> **Work task**
Output only the lines below that start at the line containing "Pattern: 7526404 (length 7)" and end at the line containing "How many balls does this pattern use?", with both ends kept.

> **Given records**
◆ ◆ ◆
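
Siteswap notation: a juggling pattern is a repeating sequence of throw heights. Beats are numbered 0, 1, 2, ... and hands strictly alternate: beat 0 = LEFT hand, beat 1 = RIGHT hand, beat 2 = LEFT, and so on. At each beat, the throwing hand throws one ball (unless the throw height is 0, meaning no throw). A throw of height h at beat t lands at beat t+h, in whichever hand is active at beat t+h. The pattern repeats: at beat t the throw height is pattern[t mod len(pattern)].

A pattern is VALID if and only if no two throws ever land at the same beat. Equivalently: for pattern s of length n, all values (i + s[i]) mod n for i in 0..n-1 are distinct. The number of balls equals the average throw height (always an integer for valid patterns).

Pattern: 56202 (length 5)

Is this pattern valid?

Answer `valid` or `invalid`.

i=0: (i + s[i]) mod n = (0 + 5) mod 5 = 0
i=1: (i + s[i]) mod n = (1 + 6) mod 5 = 2
i=2: (i + s[i]) mod n = (2 + 2) mod 5 = 4
i=3: (i + s[i]) mod n = (3 + 0) mod 5 = 3
i=4: (i + s[i]) mod n = (4 + 2) mod 5 = 1
Residues: [0, 2, 4, 3, 1], distinct: True

Answer: valid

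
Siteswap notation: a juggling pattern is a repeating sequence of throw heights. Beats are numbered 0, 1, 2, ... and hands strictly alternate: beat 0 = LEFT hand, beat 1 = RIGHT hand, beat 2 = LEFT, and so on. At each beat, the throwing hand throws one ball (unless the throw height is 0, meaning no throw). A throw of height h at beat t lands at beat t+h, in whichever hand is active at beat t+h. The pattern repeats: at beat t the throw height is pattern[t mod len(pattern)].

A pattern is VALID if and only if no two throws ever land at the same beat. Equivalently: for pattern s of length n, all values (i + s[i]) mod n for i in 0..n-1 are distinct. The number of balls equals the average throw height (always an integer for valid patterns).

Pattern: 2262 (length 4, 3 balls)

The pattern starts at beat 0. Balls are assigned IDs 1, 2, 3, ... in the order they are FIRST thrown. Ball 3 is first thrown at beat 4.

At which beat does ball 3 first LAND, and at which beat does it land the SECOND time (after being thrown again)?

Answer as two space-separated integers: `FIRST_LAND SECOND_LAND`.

Beat 0 (L): throw ball1 h=2 -> lands@2:L; in-air after throw: [b1@2:L]
Beat 1 (R): throw ball2 h=2 -> lands@3:R; in-air after throw: [b1@2:L b2@3:R]
Beat 2 (L): throw ball1 h=6 -> lands@8:L; in-air after throw: [b2@3:R b1@8:L]
Beat 3 (R): throw ball2 h=2 -> lands@5:R; in-air after throw: [b2@5:R b1@8:L]
Beat 4 (L): throw ball3 h=2 -> lands@6:L; in-air after throw: [b2@5:R b3@6:L b1@8:L]
Beat 5 (R): throw ball2 h=2 -> lands@7:R; in-air after throw: [b3@6:L b2@7:R b1@8:L]
Beat 6 (L): throw ball3 h=6 -> lands@12:L; in-air after throw: [b2@7:R b1@8:L b3@12:L]
Beat 7 (R): throw ball2 h=2 -> lands@9:R; in-air after throw: [b1@8:L b2@9:R b3@12:L]
Beat 8 (L): throw ball1 h=2 -> lands@10:L; in-air after throw: [b2@9:R b1@10:L b3@12:L]
Beat 9 (R): throw ball2 h=2 -> lands@11:R; in-air after throw: [b1@10:L b2@11:R b3@12:L]
Beat 10 (L): throw ball1 h=6 -> lands@16:L; in-air after throw: [b2@11:R b3@12:L b1@16:L]
Beat 11 (R): throw ball2 h=2 -> lands@13:R; in-air after throw: [b3@12:L b2@13:R b1@16:L]
Beat 12 (L): throw ball3 h=2 -> lands@14:L; in-air after throw: [b2@13:R b3@14:L b1@16:L]
Ball 3: thrown@4 h=2 -> first land @6; rethrown@6 h=6 -> second land @12

Answer: 6 12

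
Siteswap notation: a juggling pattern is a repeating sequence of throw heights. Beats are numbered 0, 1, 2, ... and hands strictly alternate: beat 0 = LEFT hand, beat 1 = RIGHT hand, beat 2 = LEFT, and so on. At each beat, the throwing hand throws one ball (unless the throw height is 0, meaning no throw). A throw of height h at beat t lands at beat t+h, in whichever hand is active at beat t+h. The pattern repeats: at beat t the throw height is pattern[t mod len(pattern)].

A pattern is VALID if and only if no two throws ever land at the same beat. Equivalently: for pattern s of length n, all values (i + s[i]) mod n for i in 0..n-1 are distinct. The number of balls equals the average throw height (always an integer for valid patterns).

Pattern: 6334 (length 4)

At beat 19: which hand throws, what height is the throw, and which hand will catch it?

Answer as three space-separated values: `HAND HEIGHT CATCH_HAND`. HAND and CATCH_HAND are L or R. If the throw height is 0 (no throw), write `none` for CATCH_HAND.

Beat 19: 19 mod 2 = 1, so hand = R
Throw height = pattern[19 mod 4] = pattern[3] = 4
Lands at beat 19+4=23, 23 mod 2 = 1, so catch hand = R

Answer: R 4 R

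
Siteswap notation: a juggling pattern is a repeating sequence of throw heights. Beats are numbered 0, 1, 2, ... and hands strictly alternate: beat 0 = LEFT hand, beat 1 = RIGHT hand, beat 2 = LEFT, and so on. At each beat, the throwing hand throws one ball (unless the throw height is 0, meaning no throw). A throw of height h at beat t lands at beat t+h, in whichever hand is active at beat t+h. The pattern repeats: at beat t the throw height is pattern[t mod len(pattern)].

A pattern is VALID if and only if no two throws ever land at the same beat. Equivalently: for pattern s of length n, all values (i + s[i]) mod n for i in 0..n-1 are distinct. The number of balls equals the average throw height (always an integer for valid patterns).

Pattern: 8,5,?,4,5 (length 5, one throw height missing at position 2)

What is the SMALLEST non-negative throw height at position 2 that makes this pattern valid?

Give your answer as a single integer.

i=0: (0 + 8) mod 5 = 3
i=1: (1 + 5) mod 5 = 1
i=2: s[i]=? (unknown)
i=3: (3 + 4) mod 5 = 2
i=4: (4 + 5) mod 5 = 4
Known residues: [1, 2, 3, 4]; need a permutation of 0..4, so missing residue r = 0
Need (2 + s) mod 5 = 0; smallest s = (0 - 2) mod 5 = 3

Answer: 3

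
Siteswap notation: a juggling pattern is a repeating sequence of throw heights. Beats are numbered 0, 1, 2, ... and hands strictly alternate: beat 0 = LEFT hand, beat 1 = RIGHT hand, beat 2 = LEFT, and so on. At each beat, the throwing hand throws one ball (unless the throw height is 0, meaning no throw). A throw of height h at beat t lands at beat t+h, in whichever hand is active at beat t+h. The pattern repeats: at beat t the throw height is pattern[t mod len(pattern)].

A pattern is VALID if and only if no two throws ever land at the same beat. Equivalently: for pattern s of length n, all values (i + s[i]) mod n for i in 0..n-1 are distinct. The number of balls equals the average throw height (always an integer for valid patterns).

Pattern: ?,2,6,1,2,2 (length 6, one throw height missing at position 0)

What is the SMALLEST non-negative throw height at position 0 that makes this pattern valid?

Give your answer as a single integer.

Answer: 5

Derivation:
i=0: s[i]=? (unknown)
i=1: (1 + 2) mod 6 = 3
i=2: (2 + 6) mod 6 = 2
i=3: (3 + 1) mod 6 = 4
i=4: (4 + 2) mod 6 = 0
i=5: (5 + 2) mod 6 = 1
Known residues: [0, 1, 2, 3, 4]; need a permutation of 0..5, so missing residue r = 5
Need (0 + s) mod 6 = 5; smallest s = (5 - 0) mod 6 = 5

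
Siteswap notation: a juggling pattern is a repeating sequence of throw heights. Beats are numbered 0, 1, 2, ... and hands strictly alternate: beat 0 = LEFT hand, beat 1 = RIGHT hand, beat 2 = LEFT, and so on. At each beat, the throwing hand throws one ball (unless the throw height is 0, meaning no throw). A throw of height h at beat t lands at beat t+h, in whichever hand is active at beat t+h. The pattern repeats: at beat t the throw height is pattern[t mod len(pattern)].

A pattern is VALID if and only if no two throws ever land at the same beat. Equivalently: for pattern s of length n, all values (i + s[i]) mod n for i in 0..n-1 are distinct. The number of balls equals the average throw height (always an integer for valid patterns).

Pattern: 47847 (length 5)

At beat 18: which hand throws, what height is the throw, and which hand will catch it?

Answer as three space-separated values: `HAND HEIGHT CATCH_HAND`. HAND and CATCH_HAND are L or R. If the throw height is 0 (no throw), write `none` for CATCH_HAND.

Beat 18: 18 mod 2 = 0, so hand = L
Throw height = pattern[18 mod 5] = pattern[3] = 4
Lands at beat 18+4=22, 22 mod 2 = 0, so catch hand = L

Answer: L 4 L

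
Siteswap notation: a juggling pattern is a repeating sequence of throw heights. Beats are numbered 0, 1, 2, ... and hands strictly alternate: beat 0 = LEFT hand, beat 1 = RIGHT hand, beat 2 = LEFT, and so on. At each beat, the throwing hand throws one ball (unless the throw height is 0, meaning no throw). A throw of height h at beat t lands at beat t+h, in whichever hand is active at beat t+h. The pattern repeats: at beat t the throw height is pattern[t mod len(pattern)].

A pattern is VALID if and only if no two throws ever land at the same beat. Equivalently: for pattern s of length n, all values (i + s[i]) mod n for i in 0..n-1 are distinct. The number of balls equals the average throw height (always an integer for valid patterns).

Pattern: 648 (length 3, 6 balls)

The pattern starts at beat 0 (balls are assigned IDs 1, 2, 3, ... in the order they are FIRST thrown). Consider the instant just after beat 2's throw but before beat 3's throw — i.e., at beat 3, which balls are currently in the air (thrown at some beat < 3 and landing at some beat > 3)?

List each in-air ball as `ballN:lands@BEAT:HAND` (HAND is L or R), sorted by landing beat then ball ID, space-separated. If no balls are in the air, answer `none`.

Answer: ball2:lands@5:R ball1:lands@6:L ball3:lands@10:L

Derivation:
Beat 0 (L): throw ball1 h=6 -> lands@6:L; in-air after throw: [b1@6:L]
Beat 1 (R): throw ball2 h=4 -> lands@5:R; in-air after throw: [b2@5:R b1@6:L]
Beat 2 (L): throw ball3 h=8 -> lands@10:L; in-air after throw: [b2@5:R b1@6:L b3@10:L]
Beat 3 (R): throw ball4 h=6 -> lands@9:R; in-air after throw: [b2@5:R b1@6:L b4@9:R b3@10:L]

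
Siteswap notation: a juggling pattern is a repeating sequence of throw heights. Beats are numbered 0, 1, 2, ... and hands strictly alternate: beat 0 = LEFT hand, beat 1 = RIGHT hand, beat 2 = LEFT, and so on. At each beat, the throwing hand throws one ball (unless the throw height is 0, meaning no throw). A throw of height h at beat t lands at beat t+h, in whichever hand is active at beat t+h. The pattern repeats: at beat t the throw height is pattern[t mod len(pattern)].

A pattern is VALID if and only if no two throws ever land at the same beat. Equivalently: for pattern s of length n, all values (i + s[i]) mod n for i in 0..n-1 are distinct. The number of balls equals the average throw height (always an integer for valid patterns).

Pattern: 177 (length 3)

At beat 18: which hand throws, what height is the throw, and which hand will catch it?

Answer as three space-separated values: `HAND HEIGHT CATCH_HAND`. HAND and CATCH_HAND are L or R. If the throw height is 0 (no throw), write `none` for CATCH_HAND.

Beat 18: 18 mod 2 = 0, so hand = L
Throw height = pattern[18 mod 3] = pattern[0] = 1
Lands at beat 18+1=19, 19 mod 2 = 1, so catch hand = R

Answer: L 1 R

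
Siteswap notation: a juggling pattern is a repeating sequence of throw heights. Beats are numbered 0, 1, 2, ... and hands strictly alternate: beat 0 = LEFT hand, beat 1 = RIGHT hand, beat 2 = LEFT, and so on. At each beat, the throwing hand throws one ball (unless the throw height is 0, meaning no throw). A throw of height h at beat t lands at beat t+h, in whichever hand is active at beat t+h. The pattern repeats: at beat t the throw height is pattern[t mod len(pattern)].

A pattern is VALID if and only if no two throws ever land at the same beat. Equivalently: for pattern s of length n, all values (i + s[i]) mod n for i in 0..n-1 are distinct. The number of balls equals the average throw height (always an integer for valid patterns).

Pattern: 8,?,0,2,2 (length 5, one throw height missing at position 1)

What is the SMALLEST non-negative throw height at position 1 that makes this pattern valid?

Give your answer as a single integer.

i=0: (0 + 8) mod 5 = 3
i=1: s[i]=? (unknown)
i=2: (2 + 0) mod 5 = 2
i=3: (3 + 2) mod 5 = 0
i=4: (4 + 2) mod 5 = 1
Known residues: [0, 1, 2, 3]; need a permutation of 0..4, so missing residue r = 4
Need (1 + s) mod 5 = 4; smallest s = (4 - 1) mod 5 = 3

Answer: 3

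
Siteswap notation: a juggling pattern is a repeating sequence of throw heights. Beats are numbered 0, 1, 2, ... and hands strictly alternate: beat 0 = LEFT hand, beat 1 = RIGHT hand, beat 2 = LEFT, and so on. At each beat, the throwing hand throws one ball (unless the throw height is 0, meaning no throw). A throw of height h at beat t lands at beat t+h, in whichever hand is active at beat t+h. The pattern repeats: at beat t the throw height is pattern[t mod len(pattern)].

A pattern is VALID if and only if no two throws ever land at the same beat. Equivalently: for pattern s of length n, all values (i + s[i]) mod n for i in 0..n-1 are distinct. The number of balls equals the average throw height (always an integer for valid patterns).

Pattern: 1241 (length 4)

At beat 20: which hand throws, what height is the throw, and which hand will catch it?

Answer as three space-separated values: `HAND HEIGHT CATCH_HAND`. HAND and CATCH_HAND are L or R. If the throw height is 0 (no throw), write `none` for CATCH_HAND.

Beat 20: 20 mod 2 = 0, so hand = L
Throw height = pattern[20 mod 4] = pattern[0] = 1
Lands at beat 20+1=21, 21 mod 2 = 1, so catch hand = R

Answer: L 1 R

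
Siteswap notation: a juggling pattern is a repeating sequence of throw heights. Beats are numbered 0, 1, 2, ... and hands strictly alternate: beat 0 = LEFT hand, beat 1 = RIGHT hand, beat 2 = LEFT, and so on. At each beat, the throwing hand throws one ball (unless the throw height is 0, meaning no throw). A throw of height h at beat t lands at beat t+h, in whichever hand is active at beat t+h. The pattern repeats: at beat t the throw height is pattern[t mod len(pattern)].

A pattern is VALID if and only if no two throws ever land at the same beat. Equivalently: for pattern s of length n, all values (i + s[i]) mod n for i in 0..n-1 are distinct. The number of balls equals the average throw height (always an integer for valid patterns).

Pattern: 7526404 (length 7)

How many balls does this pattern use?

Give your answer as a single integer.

Pattern = [7, 5, 2, 6, 4, 0, 4], length n = 7
  position 0: throw height = 7, running sum = 7
  position 1: throw height = 5, running sum = 12
  position 2: throw height = 2, running sum = 14
  position 3: throw height = 6, running sum = 20
  position 4: throw height = 4, running sum = 24
  position 5: throw height = 0, running sum = 24
  position 6: throw height = 4, running sum = 28
Total sum = 28; balls = sum / n = 28 / 7 = 4

Answer: 4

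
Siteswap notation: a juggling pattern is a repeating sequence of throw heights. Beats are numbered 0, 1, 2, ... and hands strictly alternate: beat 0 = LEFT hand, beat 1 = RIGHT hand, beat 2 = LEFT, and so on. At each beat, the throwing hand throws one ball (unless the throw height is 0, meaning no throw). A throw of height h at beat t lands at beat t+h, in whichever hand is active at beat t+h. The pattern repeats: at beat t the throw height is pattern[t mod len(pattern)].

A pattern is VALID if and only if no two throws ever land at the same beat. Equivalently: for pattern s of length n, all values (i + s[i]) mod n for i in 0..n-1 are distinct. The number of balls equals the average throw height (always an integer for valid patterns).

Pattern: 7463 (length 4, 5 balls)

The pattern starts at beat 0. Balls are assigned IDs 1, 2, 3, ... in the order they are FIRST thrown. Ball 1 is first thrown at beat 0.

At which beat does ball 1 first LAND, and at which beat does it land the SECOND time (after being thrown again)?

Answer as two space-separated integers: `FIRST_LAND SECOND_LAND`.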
◆ ◆ ◆
> **Expected output**
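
Pattern: 7526404 (length 7)

How many balls does this pattern use?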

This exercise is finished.